◆ **Aim of the exercise**:
Go to the line in the entries below that holds "Produce the OpenSCAD source for this ladder." and repeat exactly from there through the line that holds "Produce the OpenSCAD source for this bookshelf.", inclusive.

◆ **Saved data entries**:
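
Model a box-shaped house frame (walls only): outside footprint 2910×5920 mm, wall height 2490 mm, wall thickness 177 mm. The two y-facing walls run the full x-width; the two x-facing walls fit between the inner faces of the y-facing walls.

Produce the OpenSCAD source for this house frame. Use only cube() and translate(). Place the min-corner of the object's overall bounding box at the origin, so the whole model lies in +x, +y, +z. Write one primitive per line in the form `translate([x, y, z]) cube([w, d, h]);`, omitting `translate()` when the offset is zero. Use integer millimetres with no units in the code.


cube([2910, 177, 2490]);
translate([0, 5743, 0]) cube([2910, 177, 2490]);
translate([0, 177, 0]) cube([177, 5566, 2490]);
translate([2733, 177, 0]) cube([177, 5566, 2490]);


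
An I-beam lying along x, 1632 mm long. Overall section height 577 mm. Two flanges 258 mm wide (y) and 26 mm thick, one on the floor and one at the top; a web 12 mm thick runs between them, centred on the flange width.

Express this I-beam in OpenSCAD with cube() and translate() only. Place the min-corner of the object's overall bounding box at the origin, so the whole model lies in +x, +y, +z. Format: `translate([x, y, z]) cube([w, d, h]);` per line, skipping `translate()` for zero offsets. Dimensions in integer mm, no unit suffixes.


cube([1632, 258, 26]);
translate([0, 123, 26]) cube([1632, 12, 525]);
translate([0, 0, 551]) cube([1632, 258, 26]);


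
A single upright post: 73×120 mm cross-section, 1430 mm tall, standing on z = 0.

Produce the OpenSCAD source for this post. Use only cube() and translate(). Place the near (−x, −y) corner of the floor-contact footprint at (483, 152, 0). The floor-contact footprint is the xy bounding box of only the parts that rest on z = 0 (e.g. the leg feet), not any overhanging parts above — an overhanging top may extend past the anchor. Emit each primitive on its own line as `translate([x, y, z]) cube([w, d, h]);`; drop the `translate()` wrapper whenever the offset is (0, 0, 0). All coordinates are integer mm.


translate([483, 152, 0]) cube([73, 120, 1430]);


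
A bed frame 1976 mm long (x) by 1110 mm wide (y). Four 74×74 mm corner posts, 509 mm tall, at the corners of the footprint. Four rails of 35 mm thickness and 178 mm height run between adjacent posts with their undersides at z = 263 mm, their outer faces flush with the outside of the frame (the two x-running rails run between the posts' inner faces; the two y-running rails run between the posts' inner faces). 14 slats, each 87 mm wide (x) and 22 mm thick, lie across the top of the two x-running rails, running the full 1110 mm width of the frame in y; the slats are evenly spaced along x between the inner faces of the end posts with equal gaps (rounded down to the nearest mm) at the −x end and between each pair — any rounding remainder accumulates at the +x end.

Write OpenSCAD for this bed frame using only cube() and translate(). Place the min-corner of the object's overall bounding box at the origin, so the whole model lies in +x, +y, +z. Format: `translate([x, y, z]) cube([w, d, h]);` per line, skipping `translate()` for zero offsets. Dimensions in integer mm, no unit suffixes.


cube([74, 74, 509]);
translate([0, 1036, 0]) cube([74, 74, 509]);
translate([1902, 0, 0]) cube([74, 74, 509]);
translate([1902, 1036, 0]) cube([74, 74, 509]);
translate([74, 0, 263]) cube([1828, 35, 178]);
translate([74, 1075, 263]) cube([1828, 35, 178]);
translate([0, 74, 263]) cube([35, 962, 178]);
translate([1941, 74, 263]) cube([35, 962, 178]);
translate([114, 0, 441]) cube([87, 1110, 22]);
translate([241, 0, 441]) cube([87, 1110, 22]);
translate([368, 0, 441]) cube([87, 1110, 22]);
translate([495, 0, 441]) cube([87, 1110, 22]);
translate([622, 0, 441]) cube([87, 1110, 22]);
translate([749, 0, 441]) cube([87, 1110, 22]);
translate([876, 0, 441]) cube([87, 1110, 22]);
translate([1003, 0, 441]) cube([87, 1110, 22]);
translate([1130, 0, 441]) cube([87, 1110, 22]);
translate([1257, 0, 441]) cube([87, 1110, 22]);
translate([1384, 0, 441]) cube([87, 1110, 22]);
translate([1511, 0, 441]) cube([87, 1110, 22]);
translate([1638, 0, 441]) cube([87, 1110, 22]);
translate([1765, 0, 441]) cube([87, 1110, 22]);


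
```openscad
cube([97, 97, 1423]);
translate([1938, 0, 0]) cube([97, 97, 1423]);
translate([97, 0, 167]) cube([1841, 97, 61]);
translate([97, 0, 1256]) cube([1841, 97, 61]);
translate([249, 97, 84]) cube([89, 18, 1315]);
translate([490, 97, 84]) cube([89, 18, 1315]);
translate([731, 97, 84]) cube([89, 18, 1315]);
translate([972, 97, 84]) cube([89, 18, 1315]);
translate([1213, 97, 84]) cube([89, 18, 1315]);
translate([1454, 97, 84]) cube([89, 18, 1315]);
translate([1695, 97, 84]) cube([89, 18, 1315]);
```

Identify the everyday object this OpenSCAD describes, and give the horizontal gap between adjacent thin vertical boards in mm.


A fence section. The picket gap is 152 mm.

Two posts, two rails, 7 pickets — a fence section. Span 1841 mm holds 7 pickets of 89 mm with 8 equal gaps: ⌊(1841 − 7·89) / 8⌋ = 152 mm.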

* * *

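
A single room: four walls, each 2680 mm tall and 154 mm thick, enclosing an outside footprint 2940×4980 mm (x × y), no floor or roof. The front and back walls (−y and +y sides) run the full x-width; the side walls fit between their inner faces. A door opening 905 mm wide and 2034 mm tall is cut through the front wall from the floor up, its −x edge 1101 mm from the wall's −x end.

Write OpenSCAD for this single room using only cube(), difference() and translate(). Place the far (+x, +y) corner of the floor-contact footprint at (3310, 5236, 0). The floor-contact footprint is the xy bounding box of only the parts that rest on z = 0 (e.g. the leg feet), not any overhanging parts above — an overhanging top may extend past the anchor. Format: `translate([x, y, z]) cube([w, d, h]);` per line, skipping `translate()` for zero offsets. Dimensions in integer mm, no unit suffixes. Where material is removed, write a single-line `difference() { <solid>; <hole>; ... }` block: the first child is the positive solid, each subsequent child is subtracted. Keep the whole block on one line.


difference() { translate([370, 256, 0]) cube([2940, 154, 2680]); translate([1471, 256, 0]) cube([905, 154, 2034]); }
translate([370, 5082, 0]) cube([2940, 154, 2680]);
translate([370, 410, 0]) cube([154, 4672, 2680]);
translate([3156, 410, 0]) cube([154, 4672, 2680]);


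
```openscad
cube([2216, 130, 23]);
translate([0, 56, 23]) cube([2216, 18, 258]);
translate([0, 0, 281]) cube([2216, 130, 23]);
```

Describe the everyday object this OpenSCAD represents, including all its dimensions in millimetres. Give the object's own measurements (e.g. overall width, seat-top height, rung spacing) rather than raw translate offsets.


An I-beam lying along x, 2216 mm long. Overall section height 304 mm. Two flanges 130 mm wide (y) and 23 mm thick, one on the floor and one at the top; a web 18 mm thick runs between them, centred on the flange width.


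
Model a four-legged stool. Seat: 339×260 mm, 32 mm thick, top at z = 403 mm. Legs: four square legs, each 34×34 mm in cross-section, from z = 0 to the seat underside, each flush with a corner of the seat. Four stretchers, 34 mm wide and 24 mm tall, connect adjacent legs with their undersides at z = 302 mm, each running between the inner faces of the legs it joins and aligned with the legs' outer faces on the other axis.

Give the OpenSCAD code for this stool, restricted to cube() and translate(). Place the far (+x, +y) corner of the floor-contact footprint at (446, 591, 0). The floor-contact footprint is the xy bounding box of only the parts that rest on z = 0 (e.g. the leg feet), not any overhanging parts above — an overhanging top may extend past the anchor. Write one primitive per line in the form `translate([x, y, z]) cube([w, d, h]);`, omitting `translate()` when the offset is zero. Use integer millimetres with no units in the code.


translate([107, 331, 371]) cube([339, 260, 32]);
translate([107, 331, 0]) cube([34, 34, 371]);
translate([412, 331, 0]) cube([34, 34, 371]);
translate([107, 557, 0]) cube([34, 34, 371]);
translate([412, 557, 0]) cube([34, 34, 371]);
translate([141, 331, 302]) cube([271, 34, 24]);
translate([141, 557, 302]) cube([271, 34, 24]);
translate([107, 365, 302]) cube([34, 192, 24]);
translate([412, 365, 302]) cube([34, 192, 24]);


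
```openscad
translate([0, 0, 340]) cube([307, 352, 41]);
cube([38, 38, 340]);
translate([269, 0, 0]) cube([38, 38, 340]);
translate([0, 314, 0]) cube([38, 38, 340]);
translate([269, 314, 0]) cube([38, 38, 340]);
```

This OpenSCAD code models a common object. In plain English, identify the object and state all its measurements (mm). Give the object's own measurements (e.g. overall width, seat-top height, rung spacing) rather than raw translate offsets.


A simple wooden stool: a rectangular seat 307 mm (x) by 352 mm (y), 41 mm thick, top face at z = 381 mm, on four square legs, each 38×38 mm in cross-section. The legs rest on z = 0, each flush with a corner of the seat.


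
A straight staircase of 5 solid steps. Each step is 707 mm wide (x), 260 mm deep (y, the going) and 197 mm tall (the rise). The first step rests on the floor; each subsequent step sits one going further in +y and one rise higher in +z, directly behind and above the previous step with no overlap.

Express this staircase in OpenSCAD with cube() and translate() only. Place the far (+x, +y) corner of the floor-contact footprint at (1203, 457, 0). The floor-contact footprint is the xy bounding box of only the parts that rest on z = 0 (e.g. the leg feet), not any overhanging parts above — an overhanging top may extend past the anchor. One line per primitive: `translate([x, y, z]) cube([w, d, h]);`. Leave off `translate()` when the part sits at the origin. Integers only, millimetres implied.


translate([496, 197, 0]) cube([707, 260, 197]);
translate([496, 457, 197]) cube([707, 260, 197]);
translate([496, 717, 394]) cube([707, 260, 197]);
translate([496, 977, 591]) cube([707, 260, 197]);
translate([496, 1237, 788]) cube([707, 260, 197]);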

...

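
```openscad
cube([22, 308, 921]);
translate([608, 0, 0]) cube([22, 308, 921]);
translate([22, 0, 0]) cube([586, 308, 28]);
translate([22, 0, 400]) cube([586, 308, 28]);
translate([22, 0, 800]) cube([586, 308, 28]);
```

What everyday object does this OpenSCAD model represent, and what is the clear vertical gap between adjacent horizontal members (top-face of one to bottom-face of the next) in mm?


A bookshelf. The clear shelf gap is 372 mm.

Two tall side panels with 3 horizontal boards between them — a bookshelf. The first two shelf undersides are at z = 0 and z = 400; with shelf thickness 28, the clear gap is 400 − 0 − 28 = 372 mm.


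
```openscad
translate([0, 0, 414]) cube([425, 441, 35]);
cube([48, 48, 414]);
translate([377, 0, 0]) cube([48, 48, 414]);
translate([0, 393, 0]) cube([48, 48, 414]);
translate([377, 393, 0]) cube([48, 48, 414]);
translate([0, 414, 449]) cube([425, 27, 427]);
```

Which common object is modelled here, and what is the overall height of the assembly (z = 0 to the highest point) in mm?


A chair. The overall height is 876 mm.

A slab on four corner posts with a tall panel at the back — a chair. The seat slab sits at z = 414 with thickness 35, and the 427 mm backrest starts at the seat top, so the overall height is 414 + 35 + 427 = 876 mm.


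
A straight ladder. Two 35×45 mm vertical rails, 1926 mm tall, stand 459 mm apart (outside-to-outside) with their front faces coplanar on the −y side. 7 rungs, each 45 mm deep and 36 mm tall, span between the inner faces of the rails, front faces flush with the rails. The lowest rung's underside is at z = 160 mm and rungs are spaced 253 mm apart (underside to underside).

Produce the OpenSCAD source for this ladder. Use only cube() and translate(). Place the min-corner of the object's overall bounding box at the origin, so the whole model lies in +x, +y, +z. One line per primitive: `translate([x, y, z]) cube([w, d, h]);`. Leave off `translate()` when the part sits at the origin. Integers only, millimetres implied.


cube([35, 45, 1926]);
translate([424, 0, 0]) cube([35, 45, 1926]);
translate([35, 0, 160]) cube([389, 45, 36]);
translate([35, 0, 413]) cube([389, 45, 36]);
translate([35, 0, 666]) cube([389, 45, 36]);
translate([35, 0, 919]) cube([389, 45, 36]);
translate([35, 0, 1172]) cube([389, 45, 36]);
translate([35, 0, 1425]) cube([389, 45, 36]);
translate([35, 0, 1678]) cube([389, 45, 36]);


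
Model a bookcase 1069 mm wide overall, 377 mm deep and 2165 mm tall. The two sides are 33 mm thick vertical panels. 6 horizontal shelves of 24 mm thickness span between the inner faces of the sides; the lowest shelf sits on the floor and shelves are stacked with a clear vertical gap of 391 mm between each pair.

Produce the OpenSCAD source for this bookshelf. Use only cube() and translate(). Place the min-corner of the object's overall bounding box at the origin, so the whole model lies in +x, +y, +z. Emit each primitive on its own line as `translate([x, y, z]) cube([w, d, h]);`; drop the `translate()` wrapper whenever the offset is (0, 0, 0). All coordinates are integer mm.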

◆ **Response area**:
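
Produce the OpenSCAD source for this ladder. Use only cube() and translate(). Place the min-corner of the object's overall bounding box at the origin, so the whole model lies in +x, +y, +z. One line per primitive: `translate([x, y, z]) cube([w, d, h]);`. Leave off `translate()` when the part sits at the origin. Integers only, millimetres implied.


cube([35, 45, 1926]);
translate([424, 0, 0]) cube([35, 45, 1926]);
translate([35, 0, 160]) cube([389, 45, 36]);
translate([35, 0, 413]) cube([389, 45, 36]);
translate([35, 0, 666]) cube([389, 45, 36]);
translate([35, 0, 919]) cube([389, 45, 36]);
translate([35, 0, 1172]) cube([389, 45, 36]);
translate([35, 0, 1425]) cube([389, 45, 36]);
translate([35, 0, 1678]) cube([389, 45, 36]);


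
Model a bookcase 1069 mm wide overall, 377 mm deep and 2165 mm tall. The two sides are 33 mm thick vertical panels. 6 horizontal shelves of 24 mm thickness span between the inner faces of the sides; the lowest shelf sits on the floor and shelves are stacked with a clear vertical gap of 391 mm between each pair.

Produce the OpenSCAD source for this bookshelf. Use only cube() and translate(). Place the min-corner of the object's overall bounding box at the origin, so the whole model lies in +x, +y, +z. Emit each primitive on its own line as `translate([x, y, z]) cube([w, d, h]);`; drop the `translate()` wrapper whenever the offset is (0, 0, 0). All coordinates are integer mm.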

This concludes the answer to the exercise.